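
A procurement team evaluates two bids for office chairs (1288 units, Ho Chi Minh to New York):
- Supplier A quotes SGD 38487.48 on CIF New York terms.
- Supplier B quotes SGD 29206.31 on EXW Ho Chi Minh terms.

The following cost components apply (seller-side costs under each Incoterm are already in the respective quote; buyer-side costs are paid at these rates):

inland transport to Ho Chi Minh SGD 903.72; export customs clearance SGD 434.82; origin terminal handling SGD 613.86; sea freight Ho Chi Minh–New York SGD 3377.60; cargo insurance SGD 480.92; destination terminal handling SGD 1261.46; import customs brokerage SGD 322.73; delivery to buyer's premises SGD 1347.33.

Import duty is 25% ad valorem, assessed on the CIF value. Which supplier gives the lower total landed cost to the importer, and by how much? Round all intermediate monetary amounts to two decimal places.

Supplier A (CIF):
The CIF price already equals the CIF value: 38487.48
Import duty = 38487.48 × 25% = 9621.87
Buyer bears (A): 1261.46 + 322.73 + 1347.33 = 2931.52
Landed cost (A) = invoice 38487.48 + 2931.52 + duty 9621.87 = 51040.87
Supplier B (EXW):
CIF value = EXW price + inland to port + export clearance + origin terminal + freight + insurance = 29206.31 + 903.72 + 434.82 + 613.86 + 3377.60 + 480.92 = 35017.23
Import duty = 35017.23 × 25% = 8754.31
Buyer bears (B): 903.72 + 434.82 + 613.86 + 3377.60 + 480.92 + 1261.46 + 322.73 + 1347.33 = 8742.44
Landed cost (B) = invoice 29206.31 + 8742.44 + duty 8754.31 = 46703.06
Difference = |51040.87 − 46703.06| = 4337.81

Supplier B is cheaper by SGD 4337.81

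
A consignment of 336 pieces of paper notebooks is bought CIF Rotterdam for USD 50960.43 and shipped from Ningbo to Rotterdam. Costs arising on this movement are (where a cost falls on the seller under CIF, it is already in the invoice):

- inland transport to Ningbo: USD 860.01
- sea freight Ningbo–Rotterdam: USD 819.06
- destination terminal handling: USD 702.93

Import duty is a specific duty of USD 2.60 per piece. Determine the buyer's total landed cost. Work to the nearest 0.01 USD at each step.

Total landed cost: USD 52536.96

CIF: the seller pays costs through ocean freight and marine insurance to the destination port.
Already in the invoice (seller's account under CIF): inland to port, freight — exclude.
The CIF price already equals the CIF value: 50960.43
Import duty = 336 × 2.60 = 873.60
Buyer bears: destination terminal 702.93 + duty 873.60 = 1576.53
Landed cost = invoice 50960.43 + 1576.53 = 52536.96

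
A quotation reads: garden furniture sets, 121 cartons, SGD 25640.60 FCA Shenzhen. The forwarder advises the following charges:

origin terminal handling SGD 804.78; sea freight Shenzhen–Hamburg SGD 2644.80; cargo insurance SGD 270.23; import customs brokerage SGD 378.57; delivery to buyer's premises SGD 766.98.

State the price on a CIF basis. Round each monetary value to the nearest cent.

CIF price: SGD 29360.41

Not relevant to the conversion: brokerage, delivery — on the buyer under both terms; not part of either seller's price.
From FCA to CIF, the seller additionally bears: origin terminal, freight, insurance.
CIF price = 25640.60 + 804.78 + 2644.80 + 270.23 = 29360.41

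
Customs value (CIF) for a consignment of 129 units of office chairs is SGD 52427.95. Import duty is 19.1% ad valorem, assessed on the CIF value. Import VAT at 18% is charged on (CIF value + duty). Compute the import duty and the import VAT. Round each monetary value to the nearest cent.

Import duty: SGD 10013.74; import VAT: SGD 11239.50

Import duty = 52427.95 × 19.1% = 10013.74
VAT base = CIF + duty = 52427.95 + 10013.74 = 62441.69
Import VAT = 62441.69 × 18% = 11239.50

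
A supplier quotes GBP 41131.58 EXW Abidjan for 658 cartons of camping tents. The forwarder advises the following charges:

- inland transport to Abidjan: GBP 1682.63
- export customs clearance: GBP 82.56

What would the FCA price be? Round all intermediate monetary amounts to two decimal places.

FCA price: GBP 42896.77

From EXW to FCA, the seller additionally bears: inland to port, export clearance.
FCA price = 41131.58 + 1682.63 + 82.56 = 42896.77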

---

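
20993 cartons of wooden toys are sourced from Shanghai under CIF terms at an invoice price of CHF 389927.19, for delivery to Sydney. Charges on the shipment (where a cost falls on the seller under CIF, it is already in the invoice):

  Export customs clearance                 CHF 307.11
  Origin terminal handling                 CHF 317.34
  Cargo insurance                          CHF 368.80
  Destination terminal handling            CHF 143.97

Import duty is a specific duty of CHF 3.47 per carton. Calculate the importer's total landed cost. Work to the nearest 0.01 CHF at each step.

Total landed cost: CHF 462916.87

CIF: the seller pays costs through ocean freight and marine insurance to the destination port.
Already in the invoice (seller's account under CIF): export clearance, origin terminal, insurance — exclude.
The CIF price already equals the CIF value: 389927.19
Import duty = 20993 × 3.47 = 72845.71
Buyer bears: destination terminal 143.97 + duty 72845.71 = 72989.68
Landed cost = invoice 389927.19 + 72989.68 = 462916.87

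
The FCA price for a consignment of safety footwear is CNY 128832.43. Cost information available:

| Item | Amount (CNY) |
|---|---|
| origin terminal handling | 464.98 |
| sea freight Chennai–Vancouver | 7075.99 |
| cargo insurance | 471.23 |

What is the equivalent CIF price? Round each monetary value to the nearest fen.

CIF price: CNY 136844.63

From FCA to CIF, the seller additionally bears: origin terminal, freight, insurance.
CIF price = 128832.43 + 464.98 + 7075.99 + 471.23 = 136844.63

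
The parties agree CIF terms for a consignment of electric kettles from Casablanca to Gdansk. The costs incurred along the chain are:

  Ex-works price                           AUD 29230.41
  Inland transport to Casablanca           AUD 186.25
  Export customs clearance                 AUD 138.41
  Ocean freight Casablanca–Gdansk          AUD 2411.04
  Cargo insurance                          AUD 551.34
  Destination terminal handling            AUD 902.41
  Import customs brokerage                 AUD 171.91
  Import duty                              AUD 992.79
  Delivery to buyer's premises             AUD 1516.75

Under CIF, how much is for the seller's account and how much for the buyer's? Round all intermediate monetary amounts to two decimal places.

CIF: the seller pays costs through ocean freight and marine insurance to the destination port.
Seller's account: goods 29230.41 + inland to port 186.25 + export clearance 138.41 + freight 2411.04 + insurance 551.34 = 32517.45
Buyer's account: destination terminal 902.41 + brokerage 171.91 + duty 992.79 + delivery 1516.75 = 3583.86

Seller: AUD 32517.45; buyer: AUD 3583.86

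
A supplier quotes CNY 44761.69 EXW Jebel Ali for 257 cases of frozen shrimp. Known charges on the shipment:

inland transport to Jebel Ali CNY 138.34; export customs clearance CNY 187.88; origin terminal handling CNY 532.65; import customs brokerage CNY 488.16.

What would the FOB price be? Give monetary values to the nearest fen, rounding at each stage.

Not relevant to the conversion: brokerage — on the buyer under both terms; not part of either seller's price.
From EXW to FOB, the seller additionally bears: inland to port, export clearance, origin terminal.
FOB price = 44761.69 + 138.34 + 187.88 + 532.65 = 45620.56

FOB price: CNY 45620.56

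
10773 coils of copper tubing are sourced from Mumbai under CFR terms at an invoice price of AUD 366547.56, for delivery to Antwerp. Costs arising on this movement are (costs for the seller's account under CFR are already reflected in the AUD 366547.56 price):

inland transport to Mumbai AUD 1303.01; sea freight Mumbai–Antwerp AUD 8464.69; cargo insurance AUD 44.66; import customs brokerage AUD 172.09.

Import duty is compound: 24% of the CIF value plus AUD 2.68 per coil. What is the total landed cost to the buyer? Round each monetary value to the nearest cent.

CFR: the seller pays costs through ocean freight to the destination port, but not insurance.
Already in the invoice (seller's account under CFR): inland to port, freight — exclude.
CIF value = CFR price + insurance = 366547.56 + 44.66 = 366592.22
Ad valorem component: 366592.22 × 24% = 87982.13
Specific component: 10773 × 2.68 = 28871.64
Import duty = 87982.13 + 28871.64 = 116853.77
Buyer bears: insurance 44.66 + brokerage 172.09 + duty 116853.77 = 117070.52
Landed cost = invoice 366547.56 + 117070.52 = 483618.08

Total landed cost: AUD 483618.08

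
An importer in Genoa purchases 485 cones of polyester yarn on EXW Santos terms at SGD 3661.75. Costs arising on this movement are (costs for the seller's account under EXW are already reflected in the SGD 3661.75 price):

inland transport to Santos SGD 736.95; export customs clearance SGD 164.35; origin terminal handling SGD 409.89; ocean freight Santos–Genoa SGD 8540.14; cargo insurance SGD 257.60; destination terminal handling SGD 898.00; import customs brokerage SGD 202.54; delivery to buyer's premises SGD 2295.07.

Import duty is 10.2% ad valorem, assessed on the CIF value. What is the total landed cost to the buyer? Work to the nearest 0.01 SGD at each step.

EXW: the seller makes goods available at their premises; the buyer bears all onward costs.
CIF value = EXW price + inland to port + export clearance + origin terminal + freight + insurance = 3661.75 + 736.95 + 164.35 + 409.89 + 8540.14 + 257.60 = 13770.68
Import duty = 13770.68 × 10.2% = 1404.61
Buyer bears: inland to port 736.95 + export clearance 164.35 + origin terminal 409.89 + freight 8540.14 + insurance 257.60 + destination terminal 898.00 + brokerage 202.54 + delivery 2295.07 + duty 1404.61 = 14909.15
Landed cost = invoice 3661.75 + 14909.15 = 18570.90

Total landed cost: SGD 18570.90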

REQUIREMENT
Scan the entries above for the line containing "insurance | 471.23 |", and copy it and all lines after it exactly, down to and including the line containing "A supplier quotes CNY".

OUTPUT BELOW
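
| cargo insurance | 471.23 |

What is the equivalent CIF price? Round each monetary value to the nearest fen.

CIF price: CNY 136844.63

From FCA to CIF, the seller additionally bears: origin terminal, freight, insurance.
CIF price = 128832.43 + 464.98 + 7075.99 + 471.23 = 136844.63

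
The parties agree CIF terms for a consignment of electric kettles from Casablanca to Gdansk. The costs incurred along the chain are:

  Ex-works price                           AUD 29230.41
  Inland transport to Casablanca           AUD 186.25
  Export customs clearance                 AUD 138.41
  Ocean freight Casablanca–Gdansk          AUD 2411.04
  Cargo insurance                          AUD 551.34
  Destination terminal handling            AUD 902.41
  Import customs brokerage                 AUD 171.91
  Import duty                              AUD 992.79
  Delivery to buyer's premises             AUD 1516.75

Under CIF, how much is for the seller's account and how much for the buyer's? Round all intermediate monetary amounts to two decimal places.

CIF: the seller pays costs through ocean freight and marine insurance to the destination port.
Seller's account: goods 29230.41 + inland to port 186.25 + export clearance 138.41 + freight 2411.04 + insurance 551.34 = 32517.45
Buyer's account: destination terminal 902.41 + brokerage 171.91 + duty 992.79 + delivery 1516.75 = 3583.86

Seller: AUD 32517.45; buyer: AUD 3583.86

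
A supplier quotes CNY 44761.69 EXW Jebel Ali for 257 cases of frozen shrimp. Known charges on the shipment: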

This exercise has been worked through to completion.